# Assignment
Each line in the records below, from the one that contains "The compound (CH2CH3)(CH(CH3)CH2CH3)CHBr" to the one that contains "When (CH3)(CH(CH3)CH2CH3)CHI (a", should be reproduced exactly, the first and last included.

# Data provided
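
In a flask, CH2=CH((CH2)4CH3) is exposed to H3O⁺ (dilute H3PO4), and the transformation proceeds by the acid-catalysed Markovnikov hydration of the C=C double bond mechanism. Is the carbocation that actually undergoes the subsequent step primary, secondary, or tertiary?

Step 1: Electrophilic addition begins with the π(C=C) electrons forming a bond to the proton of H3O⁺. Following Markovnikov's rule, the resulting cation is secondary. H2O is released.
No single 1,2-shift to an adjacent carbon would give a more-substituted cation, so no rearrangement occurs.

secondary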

* * *

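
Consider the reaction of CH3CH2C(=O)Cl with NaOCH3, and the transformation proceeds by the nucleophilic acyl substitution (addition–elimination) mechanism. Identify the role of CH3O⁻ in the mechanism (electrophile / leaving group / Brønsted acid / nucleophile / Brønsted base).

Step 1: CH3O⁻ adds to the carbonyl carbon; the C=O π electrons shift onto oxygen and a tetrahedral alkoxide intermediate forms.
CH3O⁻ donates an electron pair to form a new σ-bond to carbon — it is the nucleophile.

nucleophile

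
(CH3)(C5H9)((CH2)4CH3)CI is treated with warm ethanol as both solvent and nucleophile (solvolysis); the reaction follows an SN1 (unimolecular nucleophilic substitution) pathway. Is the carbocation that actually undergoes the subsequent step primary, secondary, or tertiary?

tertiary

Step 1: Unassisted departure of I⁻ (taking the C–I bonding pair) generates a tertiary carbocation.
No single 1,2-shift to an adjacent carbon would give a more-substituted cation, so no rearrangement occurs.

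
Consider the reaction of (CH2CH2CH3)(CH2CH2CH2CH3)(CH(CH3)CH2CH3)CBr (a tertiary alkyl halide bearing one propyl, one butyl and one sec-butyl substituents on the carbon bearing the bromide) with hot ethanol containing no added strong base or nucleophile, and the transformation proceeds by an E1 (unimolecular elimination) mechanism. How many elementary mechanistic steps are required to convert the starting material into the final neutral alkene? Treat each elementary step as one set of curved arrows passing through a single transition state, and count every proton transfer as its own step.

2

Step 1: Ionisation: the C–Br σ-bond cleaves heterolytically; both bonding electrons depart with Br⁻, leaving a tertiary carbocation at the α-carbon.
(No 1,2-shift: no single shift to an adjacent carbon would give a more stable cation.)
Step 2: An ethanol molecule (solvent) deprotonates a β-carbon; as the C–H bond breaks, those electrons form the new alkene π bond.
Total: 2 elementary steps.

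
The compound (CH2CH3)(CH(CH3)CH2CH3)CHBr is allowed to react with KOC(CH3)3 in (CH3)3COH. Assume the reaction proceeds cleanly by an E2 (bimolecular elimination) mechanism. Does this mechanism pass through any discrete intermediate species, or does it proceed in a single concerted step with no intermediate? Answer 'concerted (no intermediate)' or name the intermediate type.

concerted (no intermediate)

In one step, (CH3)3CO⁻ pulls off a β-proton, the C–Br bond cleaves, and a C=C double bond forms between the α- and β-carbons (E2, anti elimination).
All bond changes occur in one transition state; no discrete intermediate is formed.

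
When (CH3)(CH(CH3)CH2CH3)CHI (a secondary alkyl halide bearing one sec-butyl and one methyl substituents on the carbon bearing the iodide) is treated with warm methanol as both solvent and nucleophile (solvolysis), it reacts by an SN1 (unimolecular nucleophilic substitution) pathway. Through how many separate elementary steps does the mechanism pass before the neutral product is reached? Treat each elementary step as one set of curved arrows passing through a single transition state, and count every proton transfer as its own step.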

# Answer to this problem
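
The compound (CH2CH3)(CH(CH3)CH2CH3)CHBr is allowed to react with KOC(CH3)3 in (CH3)3COH. Assume the reaction proceeds cleanly by an E2 (bimolecular elimination) mechanism. Does this mechanism pass through any discrete intermediate species, or does it proceed in a single concerted step with no intermediate? Answer 'concerted (no intermediate)' or name the intermediate type.

concerted (no intermediate)

In one step, (CH3)3CO⁻ pulls off a β-proton, the C–Br bond cleaves, and a C=C double bond forms between the α- and β-carbons (E2, anti elimination).
All bond changes occur in one transition state; no discrete intermediate is formed.

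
When (CH3)(CH(CH3)CH2CH3)CHI (a secondary alkyl halide bearing one sec-butyl and one methyl substituents on the carbon bearing the iodide) is treated with warm methanol as both solvent and nucleophile (solvolysis), it reacts by an SN1 (unimolecular nucleophilic substitution) pathway. Through how many separate elementary steps does the mechanism pass before the neutral product is reached? Treat each elementary step as one set of curved arrows passing through a single transition state, and count every proton transfer as its own step.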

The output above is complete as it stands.